DATA FOR PROCESSING START
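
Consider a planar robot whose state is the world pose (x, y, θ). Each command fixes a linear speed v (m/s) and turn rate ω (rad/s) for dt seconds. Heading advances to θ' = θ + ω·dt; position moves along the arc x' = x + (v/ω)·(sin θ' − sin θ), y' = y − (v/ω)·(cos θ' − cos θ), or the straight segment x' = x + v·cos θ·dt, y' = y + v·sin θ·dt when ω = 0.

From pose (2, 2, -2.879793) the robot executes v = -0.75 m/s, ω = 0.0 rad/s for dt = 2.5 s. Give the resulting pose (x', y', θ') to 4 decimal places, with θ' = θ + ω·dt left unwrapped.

θ' = -2.8798 + 0.0·2.5 = -2.8798
ω = 0 → straight: x' = 2 + -0.75·cos(-2.8798)·2.5 = 3.8111
y' = 2 + -0.75·sin(-2.8798)·2.5 = 2.4853

(3.8111, 2.4853, -2.8798)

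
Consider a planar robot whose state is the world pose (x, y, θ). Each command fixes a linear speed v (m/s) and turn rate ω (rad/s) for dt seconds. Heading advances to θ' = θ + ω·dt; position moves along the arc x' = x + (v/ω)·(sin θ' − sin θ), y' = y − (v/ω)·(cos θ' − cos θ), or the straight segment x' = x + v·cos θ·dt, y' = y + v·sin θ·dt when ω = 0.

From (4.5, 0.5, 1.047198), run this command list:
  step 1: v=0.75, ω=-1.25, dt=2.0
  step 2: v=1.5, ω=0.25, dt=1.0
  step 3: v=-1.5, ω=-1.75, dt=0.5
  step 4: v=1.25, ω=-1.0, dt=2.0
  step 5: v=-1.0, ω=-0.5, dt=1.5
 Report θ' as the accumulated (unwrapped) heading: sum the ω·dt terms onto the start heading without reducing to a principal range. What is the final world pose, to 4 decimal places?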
DATA FOR PROCESSING END
§ WHAT TO PRODUCE:
Please retype the whole of the material above exactly.

§ YOUR RESPONSE:
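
Consider a planar robot whose state is the world pose (x, y, θ). Each command fixes a linear speed v (m/s) and turn rate ω (rad/s) for dt seconds. Heading advances to θ' = θ + ω·dt; position moves along the arc x' = x + (v/ω)·(sin θ' − sin θ), y' = y − (v/ω)·(cos θ' − cos θ), or the straight segment x' = x + v·cos θ·dt, y' = y + v·sin θ·dt when ω = 0.

From pose (2, 2, -2.879793) the robot executes v = -0.75 m/s, ω = 0.0 rad/s for dt = 2.5 s. Give the resulting pose (x', y', θ') to 4 decimal places, with θ' = θ + ω·dt left unwrapped.

θ' = -2.8798 + 0.0·2.5 = -2.8798
ω = 0 → straight: x' = 2 + -0.75·cos(-2.8798)·2.5 = 3.8111
y' = 2 + -0.75·sin(-2.8798)·2.5 = 2.4853

(3.8111, 2.4853, -2.8798)

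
Consider a planar robot whose state is the world pose (x, y, θ). Each command fixes a linear speed v (m/s) and turn rate ω (rad/s) for dt seconds. Heading advances to θ' = θ + ω·dt; position moves along the arc x' = x + (v/ω)·(sin θ' − sin θ), y' = y − (v/ω)·(cos θ' − cos θ), or the straight segment x' = x + v·cos θ·dt, y' = y + v·sin θ·dt when ω = 0.

From (4.5, 0.5, 1.047198), run this command list:
  step 1: v=0.75, ω=-1.25, dt=2.0
  step 2: v=1.5, ω=0.25, dt=1.0
  step 3: v=-1.5, ω=-1.75, dt=0.5
  step 4: v=1.25, ω=-1.0, dt=2.0
  step 5: v=-1.0, ω=-0.5, dt=1.5
 Report θ' as the accumulated (unwrapped) heading: sum the ω·dt terms onto the start heading without reducing to a principal range. What is the final world pose, to 4 decimal places?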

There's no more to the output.